Instructions to follow: Up to and including the line with "T + 3 X ⟶ 2 R", return every line from the start of the entries below exactly.

(Listed records)

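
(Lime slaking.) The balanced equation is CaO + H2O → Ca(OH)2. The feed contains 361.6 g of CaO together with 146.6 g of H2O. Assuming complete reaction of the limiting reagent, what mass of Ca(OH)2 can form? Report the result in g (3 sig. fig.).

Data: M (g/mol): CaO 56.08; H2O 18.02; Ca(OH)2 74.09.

478 g

n(CaO) = 361.6 / 56.08 = 6.448 mol
n(H2O) = 146.6 / 18.02 = 8.135 mol
n/ν → CaO: 6.448, H2O: 8.135; CaO is limiting.
n(Ca(OH)2) = (1/1) × 6.448 = 6.448 mol
mass = 6.448 × 74.09 = 477.7 g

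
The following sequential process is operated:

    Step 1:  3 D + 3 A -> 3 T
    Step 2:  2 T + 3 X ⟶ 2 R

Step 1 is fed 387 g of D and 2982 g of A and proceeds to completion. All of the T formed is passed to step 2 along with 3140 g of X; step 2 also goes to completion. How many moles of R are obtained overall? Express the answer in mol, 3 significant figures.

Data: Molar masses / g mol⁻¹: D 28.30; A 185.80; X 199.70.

Step 1:
n(D) = 387.0 / 28.30 = 13.67 mol
n(A) = 2982 / 185.80 = 16.05 mol
n/ν → D: 4.557, A: 5.350; D is limiting.
n(T) produced = (3/3) × 13.67 = 13.67 mol
Step 2:
n(T) available = 13.67 mol
n(X) = 3140 / 199.70 = 15.72 mol
n/ν → T: 6.835, X: 5.240; X is limiting.
n(R) = (2/3) × 15.72 = 10.48 mol

10.5 mol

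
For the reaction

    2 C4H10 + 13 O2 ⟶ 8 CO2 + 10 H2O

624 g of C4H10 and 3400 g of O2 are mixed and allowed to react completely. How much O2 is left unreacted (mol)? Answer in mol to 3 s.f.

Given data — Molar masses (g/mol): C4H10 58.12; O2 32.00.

n(C4H10) = 624.0 / 58.12 = 10.74 mol
n(O2) = 3400 / 32.00 = 106.3 mol
n/ν for C4H10 = 10.74/2 = 5.370
n/ν for O2 = 106.3/13 = 8.177
Smallest n/ν is C4H10 → limiting reagent.
O2 consumed = (13/2) × 10.74 = 69.81 mol
O2 remaining = 106.3 − 69.81 = 36.49 mol

36.5 mol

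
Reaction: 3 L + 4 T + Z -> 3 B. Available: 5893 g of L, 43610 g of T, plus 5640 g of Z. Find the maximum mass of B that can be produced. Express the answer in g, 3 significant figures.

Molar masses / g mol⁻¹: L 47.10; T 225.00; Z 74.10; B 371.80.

46500 g

n(L) = 5893 / 47.10 = 125.1 mol
n(T) = 43610 / 225.00 = 193.8 mol
n(Z) = 5640 / 74.10 = 76.11 mol
n/ν for L = 125.1/3 = 41.70
n/ν for T = 193.8/4 = 48.45
n/ν for Z = 76.11/1 = 76.11
Smallest n/ν is L → limiting reagent.
n(B) = (3/3) × 125.1 = 125.1 mol
mass = 125.1 × 371.80 = 46510 g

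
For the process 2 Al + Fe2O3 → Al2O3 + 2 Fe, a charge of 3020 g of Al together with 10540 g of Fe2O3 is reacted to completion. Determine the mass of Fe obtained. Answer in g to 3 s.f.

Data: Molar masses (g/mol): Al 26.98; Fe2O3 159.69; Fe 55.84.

6250 g

n(Al) = 3020 / 26.98 = 111.9 mol
n(Fe2O3) = 10540 / 159.69 = 66.00 mol
n/ν for Al = 111.9/2 = 55.95
n/ν for Fe2O3 = 66.00/1 = 66.00
Smallest n/ν is Al → limiting reagent.
n(Fe) = (2/2) × 111.9 = 111.9 mol
mass = 111.9 × 55.84 = 6248 g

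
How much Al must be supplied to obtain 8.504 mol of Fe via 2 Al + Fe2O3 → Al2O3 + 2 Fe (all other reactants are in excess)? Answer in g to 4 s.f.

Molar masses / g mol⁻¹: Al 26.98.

229.4 g

n(Fe) = 8.504 mol
n(Al) = (2/2) × 8.504 = 8.504 mol
mass = 8.504 × 26.98 = 229.4 g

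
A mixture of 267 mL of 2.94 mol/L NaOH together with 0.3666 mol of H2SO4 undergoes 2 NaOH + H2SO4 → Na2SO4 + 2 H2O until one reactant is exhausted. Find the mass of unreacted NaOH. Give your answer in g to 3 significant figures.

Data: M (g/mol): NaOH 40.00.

2.07 g

n(NaOH) = 2.94 × 267.0/1000 = 0.7850 mol
n(H2SO4) = 0.3666 mol
n/ν for NaOH = 0.7850/2 = 0.3925
n/ν for H2SO4 = 0.3666/1 = 0.3666
Smallest n/ν is H2SO4 → limiting reagent.
NaOH consumed = (2/1) × 0.3666 = 0.7332 mol
NaOH remaining = 0.7850 − 0.7332 = 0.05180 mol
mass = 0.05180 × 40.00 = 2.072 g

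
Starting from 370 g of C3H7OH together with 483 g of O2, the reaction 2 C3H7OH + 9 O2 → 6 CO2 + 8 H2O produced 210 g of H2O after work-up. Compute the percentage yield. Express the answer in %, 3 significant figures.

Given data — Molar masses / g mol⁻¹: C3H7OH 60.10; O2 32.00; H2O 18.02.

86.9 %

n(C3H7OH) = 370.0 / 60.10 = 6.156 mol
n(O2) = 483.0 / 32.00 = 15.09 mol
n/ν → C3H7OH: 3.078, O2: 1.677; O2 is limiting.
theoretical n(H2O) = (8/9) × 15.09 = 13.41 mol → 241.6 g
% yield = 210 / 241.6 × 100 = 86.92 %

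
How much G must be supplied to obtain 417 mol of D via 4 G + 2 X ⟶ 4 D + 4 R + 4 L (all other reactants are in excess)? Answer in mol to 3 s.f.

n(D) = 417.0 mol
n(G) = (4/4) × 417.0 = 417.0 mol

417 mol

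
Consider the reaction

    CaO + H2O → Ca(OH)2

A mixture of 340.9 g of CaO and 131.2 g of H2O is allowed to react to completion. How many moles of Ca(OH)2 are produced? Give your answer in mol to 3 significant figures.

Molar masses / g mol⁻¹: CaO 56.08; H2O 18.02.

n(CaO) = 340.9 / 56.08 = 6.079 mol
n(H2O) = 131.2 / 18.02 = 7.281 mol
n/ν → CaO: 6.079, H2O: 7.281; CaO is limiting.
n(Ca(OH)2) = (1/1) × 6.079 = 6.079 mol

6.08 mol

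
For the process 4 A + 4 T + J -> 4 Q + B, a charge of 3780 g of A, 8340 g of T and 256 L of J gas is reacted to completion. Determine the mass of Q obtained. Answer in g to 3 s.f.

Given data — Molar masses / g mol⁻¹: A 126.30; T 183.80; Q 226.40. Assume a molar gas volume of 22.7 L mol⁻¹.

6780 g

n(A) = 3780 / 126.30 = 29.93 mol
n(T) = 8340 / 183.80 = 45.38 mol
n(J) = 256.0 / 22.7 = 11.28 mol
n/ν for A = 29.93/4 = 7.483
n/ν for T = 45.38/4 = 11.35
n/ν for J = 11.28/1 = 11.28
Smallest n/ν is A → limiting reagent.
n(Q) = (4/4) × 29.93 = 29.93 mol
mass = 29.93 × 226.40 = 6776 g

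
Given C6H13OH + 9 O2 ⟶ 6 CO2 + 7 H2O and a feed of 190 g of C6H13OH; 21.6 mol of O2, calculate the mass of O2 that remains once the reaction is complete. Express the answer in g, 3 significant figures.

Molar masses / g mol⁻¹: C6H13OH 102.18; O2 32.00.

156 g

n(C6H13OH) = 190.0 / 102.18 = 1.859 mol
n(O2) = 21.60 mol
n/ν for C6H13OH = 1.859/1 = 1.859
n/ν for O2 = 21.60/9 = 2.400
Smallest n/ν is C6H13OH → limiting reagent.
O2 consumed = (9/1) × 1.859 = 16.73 mol
O2 remaining = 21.60 − 16.73 = 4.870 mol
mass = 4.870 × 32.00 = 155.8 g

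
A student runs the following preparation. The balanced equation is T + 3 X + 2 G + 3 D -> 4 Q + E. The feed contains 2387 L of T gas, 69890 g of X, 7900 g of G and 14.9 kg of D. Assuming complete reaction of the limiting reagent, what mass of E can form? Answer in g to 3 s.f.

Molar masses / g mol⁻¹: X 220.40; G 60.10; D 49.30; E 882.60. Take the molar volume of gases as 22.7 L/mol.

58000 g

n(T) = 2387 / 22.7 = 105.2 mol
n(X) = 69890 / 220.40 = 317.1 mol
n(G) = 7900 / 60.10 = 131.4 mol
n(D) = 14.90×1000 / 49.30 = 302.2 mol
n/ν → T: 105.2, X: 105.7, G: 65.70, D: 100.7; G is limiting.
n(E) = (1/2) × 131.4 = 65.70 mol
mass = 65.70 × 882.60 = 57990 g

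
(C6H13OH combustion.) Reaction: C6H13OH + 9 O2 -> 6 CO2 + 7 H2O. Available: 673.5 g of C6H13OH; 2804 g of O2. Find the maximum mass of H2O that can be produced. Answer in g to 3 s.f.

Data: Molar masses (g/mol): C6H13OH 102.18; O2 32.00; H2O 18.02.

831 g

n(C6H13OH) = 673.5 / 102.18 = 6.591 mol
n(O2) = 2804 / 32.00 = 87.63 mol
n/ν → C6H13OH: 6.591, O2: 9.737; C6H13OH is limiting.
n(H2O) = (7/1) × 6.591 = 46.14 mol
mass = 46.14 × 18.02 = 831.4 g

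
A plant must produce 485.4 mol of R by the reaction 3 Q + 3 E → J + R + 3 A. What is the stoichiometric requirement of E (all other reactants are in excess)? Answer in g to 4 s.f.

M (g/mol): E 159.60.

n(R) = 485.4 mol
n(E) = (3/1) × 485.4 = 1456 mol
mass = 1456 × 159.60 = 232400 g

232400 g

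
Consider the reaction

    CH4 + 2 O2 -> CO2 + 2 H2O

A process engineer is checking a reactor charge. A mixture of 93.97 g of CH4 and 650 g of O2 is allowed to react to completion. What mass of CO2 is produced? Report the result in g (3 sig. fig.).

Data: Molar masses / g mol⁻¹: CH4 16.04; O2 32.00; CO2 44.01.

258 g

n(CH4) = 93.97 / 16.04 = 5.858 mol
n(O2) = 650.0 / 32.00 = 20.31 mol
n/ν for CH4 = 5.858/1 = 5.858
n/ν for O2 = 20.31/2 = 10.16
Smallest n/ν is CH4 → limiting reagent.
n(CO2) = (1/1) × 5.858 = 5.858 mol
mass = 5.858 × 44.01 = 257.8 g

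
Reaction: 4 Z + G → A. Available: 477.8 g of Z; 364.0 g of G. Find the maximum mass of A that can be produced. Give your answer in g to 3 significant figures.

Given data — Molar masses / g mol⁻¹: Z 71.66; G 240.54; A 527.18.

n(Z) = 477.8 / 71.66 = 6.668 mol
n(G) = 364.0 / 240.54 = 1.513 mol
n/ν for Z = 6.668/4 = 1.667
n/ν for G = 1.513/1 = 1.513
Smallest n/ν is G → limiting reagent.
n(A) = (1/1) × 1.513 = 1.513 mol
mass = 1.513 × 527.18 = 797.6 g

798 g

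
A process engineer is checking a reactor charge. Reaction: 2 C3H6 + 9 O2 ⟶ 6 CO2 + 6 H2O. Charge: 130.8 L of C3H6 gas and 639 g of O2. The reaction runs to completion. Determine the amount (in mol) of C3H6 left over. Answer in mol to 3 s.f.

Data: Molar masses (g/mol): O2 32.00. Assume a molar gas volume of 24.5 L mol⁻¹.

0.901 mol

n(C3H6) = 130.8 / 24.5 = 5.339 mol
n(O2) = 639.0 / 32.00 = 19.97 mol
n/ν for C3H6 = 5.339/2 = 2.670
n/ν for O2 = 19.97/9 = 2.219
Smallest n/ν is O2 → limiting reagent.
C3H6 consumed = (2/9) × 19.97 = 4.438 mol
C3H6 remaining = 5.339 − 4.438 = 0.9010 mol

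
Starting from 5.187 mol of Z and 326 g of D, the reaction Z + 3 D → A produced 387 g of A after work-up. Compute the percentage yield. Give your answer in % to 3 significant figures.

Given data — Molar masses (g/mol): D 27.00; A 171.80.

56.0 %

n(Z) = 5.187 mol
n(D) = 326.0 / 27.00 = 12.07 mol
n/ν → Z: 5.187, D: 4.023; D is limiting.
theoretical n(A) = (1/3) × 12.07 = 4.023 mol → 691.2 g
% yield = 387 / 691.2 × 100 = 55.99 %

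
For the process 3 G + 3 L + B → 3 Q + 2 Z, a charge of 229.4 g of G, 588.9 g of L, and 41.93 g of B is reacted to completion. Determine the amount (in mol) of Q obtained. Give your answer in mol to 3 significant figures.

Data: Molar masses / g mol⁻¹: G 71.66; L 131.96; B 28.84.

3.20 mol

n(G) = 229.4 / 71.66 = 3.201 mol
n(L) = 588.9 / 131.96 = 4.463 mol
n(B) = 41.93 / 28.84 = 1.454 mol
n/ν for G = 3.201/3 = 1.067
n/ν for L = 4.463/3 = 1.488
n/ν for B = 1.454/1 = 1.454
Smallest n/ν is G → limiting reagent.
n(Q) = (3/3) × 3.201 = 3.201 mol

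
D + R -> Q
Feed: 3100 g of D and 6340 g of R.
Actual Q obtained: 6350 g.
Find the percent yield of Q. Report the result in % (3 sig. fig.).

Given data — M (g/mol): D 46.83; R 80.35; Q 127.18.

n(D) = 3100 / 46.83 = 66.20 mol
n(R) = 6340 / 80.35 = 78.90 mol
n/ν for D = 66.20/1 = 66.20
n/ν for R = 78.90/1 = 78.90
Smallest n/ν is D → limiting reagent.
theoretical n(Q) = (1/1) × 66.20 = 66.20 mol → 8419 g
% yield = 6350 / 8419 × 100 = 75.42 %

75.4 %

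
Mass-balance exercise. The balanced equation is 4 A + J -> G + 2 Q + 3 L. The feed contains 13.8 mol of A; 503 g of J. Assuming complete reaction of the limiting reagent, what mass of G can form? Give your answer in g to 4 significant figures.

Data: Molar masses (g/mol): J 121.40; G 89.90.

n(A) = 13.80 mol
n(J) = 503.0 / 121.40 = 4.143 mol
n/ν → A: 3.450, J: 4.143; A is limiting.
n(G) = (1/4) × 13.80 = 3.450 mol
mass = 3.450 × 89.90 = 310.2 g

310.2 g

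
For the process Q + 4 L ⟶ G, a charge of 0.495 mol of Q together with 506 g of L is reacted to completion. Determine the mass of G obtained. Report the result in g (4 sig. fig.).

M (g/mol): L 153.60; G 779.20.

385.7 g

n(Q) = 0.4950 mol
n(L) = 506.0 / 153.60 = 3.294 mol
n/ν for Q = 0.4950/1 = 0.4950
n/ν for L = 3.294/4 = 0.8235
Smallest n/ν is Q → limiting reagent.
n(G) = (1/1) × 0.4950 = 0.4950 mol
mass = 0.4950 × 779.20 = 385.7 g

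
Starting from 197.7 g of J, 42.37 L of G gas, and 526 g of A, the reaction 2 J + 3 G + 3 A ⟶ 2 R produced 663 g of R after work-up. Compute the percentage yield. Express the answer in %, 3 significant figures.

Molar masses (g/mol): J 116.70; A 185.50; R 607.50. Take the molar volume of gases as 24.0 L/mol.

n(J) = 197.7 / 116.70 = 1.694 mol
n(G) = 42.37 / 24.0 = 1.765 mol
n(A) = 526.0 / 185.50 = 2.836 mol
n/ν → J: 0.8470, G: 0.5883, A: 0.9453; G is limiting.
theoretical n(R) = (2/3) × 1.765 = 1.177 mol → 715.0 g
% yield = 663 / 715.0 × 100 = 92.73 %

92.7 %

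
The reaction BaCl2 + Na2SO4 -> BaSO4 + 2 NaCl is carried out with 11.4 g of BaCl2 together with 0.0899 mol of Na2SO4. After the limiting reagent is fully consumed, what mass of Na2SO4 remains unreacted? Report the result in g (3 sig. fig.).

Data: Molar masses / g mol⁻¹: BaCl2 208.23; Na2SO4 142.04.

n(BaCl2) = 11.40 / 208.23 = 0.05475 mol
n(Na2SO4) = 0.08990 mol
n/ν for BaCl2 = 0.05475/1 = 0.05475
n/ν for Na2SO4 = 0.08990/1 = 0.08990
Smallest n/ν is BaCl2 → limiting reagent.
Na2SO4 consumed = (1/1) × 0.05475 = 0.05475 mol
Na2SO4 remaining = 0.08990 − 0.05475 = 0.03515 mol
mass = 0.03515 × 142.04 = 4.993 g

4.99 g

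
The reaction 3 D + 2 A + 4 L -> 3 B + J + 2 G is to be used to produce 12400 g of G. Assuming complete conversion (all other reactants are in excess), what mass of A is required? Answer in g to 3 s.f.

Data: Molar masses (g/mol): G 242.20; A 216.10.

n(G) = 12400 / 242.20 = 51.20 mol
n(A) = (2/2) × 51.20 = 51.20 mol
mass = 51.20 × 216.10 = 11060 g

11100 g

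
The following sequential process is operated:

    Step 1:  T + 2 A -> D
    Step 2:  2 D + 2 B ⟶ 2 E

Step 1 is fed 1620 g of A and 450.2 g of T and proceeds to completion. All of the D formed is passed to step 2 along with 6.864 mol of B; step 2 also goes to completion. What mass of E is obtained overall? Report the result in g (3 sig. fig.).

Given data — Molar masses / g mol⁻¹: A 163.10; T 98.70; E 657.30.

Step 1:
n(A) = 1620 / 163.10 = 9.933 mol
n(T) = 450.2 / 98.70 = 4.561 mol
n/ν for A = 9.933/2 = 4.967
n/ν for T = 4.561/1 = 4.561
Smallest n/ν is T → limiting reagent.
n(D) produced = (1/1) × 4.561 = 4.561 mol
Step 2:
n(D) available = 4.561 mol
n(B) = 6.864 mol
n/ν for D = 4.561/2 = 2.281
n/ν for B = 6.864/2 = 3.432
Smallest n/ν is D → limiting reagent.
n(E) = (2/2) × 4.561 = 4.561 mol
mass = 4.561 × 657.30 = 2998 g

3000 g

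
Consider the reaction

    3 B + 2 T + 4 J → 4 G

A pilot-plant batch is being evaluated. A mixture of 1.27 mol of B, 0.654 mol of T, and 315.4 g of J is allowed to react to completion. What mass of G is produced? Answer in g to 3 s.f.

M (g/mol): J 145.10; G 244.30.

320 g

n(B) = 1.270 mol
n(T) = 0.6540 mol
n(J) = 315.4 / 145.10 = 2.174 mol
n/ν for B = 1.270/3 = 0.4233
n/ν for T = 0.6540/2 = 0.3270
n/ν for J = 2.174/4 = 0.5435
Smallest n/ν is T → limiting reagent.
n(G) = (4/2) × 0.6540 = 1.308 mol
mass = 1.308 × 244.30 = 319.5 g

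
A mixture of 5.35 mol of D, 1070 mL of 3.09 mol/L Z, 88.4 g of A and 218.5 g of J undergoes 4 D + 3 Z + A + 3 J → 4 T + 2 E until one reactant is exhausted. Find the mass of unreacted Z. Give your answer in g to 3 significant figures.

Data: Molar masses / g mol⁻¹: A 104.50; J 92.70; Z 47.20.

44.8 g

n(D) = 5.350 mol
n(Z) = 3.09 × 1070/1000 = 3.306 mol
n(A) = 88.40 / 104.50 = 0.8459 mol
n(J) = 218.5 / 92.70 = 2.357 mol
n/ν → D: 1.338, Z: 1.102, A: 0.8459, J: 0.7857; J is limiting.
Z consumed = (3/3) × 2.357 = 2.357 mol
Z remaining = 3.306 − 2.357 = 0.9490 mol
mass = 0.9490 × 47.20 = 44.79 g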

(End Listed records)

Reply:
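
(Lime slaking.) The balanced equation is CaO + H2O → Ca(OH)2. The feed contains 361.6 g of CaO together with 146.6 g of H2O. Assuming complete reaction of the limiting reagent, what mass of Ca(OH)2 can form? Report the result in g (3 sig. fig.).

Data: M (g/mol): CaO 56.08; H2O 18.02; Ca(OH)2 74.09.

478 g

n(CaO) = 361.6 / 56.08 = 6.448 mol
n(H2O) = 146.6 / 18.02 = 8.135 mol
n/ν → CaO: 6.448, H2O: 8.135; CaO is limiting.
n(Ca(OH)2) = (1/1) × 6.448 = 6.448 mol
mass = 6.448 × 74.09 = 477.7 g

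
The following sequential process is operated:

    Step 1:  3 D + 3 A -> 3 T
    Step 2:  2 T + 3 X ⟶ 2 R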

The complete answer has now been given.